Saved entries:
※

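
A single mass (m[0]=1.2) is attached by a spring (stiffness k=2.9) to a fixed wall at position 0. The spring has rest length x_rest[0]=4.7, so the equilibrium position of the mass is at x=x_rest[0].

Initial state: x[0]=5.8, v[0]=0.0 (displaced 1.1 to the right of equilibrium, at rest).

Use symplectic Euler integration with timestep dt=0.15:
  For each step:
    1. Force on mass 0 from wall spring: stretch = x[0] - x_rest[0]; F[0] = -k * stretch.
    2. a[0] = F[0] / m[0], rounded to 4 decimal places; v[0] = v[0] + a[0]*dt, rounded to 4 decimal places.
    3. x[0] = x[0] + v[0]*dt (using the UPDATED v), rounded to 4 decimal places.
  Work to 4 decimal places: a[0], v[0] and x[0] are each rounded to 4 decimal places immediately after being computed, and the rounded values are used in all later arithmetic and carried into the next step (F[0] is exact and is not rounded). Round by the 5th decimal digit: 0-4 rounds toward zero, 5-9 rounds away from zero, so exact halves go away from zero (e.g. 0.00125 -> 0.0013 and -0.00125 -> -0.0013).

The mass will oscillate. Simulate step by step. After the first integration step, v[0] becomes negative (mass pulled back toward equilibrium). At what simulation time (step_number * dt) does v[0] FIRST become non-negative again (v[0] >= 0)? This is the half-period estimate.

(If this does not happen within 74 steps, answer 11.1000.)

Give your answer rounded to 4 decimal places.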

※

* _Your instructions_: Taking the records above, retype every line from the one with "Use symplectic Euler" down to the one with "Work to 4 decimal", exactly and with nothing else.

* _Response_:
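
Use symplectic Euler integration with timestep dt=0.15:
  For each step:
    1. Force on mass 0 from wall spring: stretch = x[0] - x_rest[0]; F[0] = -k * stretch.
    2. a[0] = F[0] / m[0], rounded to 4 decimal places; v[0] = v[0] + a[0]*dt, rounded to 4 decimal places.
    3. x[0] = x[0] + v[0]*dt (using the UPDATED v), rounded to 4 decimal places.
  Work to 4 decimal places: a[0], v[0] and x[0] are each rounded to 4 decimal places immediately after being computed, and the rounded values are used in all later arithmetic and carried into the next step (F[0] is exact and is not rounded). Round by the 5th decimal digit: 0-4 rounds toward zero, 5-9 rounds away from zero, so exact halves go away from zero (e.g. 0.00125 -> 0.0013 and -0.00125 -> -0.0013).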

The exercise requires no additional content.